■ **Your goal**
Find the line with "A 3-letter code". Repeat it and each line after it, exactly, down to the end of the records below.

[Items from a data source]
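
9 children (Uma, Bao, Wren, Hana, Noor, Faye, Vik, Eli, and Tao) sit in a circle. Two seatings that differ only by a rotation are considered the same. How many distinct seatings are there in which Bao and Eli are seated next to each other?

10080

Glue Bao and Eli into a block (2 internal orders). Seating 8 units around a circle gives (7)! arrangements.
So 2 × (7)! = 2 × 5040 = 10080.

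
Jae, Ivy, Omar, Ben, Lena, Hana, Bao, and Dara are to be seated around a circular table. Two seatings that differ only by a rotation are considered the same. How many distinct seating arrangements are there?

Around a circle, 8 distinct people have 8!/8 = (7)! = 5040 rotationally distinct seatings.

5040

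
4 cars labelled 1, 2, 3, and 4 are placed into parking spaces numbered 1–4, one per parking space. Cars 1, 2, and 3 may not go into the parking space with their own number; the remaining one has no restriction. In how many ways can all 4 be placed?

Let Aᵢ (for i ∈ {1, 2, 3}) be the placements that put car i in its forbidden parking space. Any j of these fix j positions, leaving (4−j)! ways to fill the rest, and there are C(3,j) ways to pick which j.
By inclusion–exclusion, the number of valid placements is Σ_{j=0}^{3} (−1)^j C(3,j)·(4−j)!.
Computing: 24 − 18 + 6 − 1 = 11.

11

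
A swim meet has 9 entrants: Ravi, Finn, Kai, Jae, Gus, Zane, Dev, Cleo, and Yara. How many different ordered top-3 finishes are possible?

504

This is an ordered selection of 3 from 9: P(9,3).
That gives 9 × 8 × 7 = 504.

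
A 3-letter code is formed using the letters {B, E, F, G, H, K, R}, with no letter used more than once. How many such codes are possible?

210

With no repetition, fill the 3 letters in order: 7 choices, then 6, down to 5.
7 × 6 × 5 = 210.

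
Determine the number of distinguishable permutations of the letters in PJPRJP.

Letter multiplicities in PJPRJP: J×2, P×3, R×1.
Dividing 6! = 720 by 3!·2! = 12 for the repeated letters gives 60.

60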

■ **Answer to this task**
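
A 3-letter code is formed using the letters {B, E, F, G, H, K, R}, with no letter used more than once. How many such codes are possible?

210

With no repetition, fill the 3 letters in order: 7 choices, then 6, down to 5.
7 × 6 × 5 = 210.

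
Determine the number of distinguishable permutations of the letters in PJPRJP.

Letter multiplicities in PJPRJP: J×2, P×3, R×1.
Dividing 6! = 720 by 3!·2! = 12 for the repeated letters gives 60.

60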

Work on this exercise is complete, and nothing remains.